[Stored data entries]

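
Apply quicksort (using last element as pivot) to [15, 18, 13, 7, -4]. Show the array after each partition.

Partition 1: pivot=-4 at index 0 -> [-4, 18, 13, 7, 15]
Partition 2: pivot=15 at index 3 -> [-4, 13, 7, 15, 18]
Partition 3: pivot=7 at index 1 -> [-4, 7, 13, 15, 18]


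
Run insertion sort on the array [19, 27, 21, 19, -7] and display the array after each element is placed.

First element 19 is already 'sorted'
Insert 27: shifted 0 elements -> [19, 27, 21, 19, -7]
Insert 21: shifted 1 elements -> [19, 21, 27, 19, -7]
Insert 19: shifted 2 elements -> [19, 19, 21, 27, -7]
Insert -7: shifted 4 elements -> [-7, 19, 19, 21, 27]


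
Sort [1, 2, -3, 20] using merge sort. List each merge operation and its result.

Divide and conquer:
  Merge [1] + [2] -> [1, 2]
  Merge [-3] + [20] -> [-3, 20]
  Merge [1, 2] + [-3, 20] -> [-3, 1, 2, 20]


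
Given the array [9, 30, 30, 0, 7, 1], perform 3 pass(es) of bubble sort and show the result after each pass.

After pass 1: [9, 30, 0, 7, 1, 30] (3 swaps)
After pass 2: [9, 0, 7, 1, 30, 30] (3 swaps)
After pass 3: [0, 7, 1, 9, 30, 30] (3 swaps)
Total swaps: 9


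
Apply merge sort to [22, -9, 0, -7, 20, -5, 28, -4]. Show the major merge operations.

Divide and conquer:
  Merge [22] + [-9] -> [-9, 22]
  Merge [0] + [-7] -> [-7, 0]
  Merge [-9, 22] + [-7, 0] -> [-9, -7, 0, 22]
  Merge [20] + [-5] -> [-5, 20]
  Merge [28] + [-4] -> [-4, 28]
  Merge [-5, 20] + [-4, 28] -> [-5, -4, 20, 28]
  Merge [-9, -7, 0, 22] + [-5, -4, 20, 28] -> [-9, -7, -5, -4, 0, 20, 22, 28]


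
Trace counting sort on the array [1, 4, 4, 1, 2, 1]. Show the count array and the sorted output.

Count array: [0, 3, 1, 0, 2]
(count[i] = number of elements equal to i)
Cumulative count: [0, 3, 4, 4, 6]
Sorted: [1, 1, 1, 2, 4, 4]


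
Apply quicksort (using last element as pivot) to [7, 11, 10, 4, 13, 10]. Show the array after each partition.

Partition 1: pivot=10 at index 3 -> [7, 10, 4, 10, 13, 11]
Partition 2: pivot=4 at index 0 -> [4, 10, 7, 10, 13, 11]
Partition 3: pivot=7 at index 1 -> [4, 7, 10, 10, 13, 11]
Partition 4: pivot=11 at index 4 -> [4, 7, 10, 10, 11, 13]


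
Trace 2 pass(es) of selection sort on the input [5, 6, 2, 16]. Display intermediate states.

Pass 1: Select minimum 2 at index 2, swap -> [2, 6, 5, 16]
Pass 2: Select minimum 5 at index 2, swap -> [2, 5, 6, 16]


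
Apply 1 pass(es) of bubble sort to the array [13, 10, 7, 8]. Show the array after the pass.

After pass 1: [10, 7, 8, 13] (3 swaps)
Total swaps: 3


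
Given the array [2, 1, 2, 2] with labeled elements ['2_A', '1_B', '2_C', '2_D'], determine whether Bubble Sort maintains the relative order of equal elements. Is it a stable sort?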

---

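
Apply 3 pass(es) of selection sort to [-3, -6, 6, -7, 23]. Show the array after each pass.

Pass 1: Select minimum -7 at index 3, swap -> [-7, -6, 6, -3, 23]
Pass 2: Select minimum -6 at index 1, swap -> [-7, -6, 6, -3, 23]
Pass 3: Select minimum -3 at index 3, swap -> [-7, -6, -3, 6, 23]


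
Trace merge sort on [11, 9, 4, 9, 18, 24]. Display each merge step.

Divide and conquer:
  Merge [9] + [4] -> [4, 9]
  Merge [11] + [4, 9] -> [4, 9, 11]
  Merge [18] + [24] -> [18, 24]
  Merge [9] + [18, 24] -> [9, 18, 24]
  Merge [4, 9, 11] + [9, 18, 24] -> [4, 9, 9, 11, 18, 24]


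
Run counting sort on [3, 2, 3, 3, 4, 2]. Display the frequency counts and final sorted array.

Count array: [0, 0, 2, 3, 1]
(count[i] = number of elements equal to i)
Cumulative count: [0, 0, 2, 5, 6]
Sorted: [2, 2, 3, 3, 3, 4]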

▶ _ABOUT THIS TASK_: Your answer must be the lines above from the one containing "Apply 1 pass(es)" to the one containing "Given the array [2, 1, 2, 2]", both included, restated word for word.

▶ _RESULT FOR THIS EXERCISE_:
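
Apply 1 pass(es) of bubble sort to the array [13, 10, 7, 8]. Show the array after the pass.

After pass 1: [10, 7, 8, 13] (3 swaps)
Total swaps: 3


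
Given the array [2, 1, 2, 2] with labeled elements ['2_A', '1_B', '2_C', '2_D'], determine whether Bubble Sort maintains the relative order of equal elements. Is it a stable sort?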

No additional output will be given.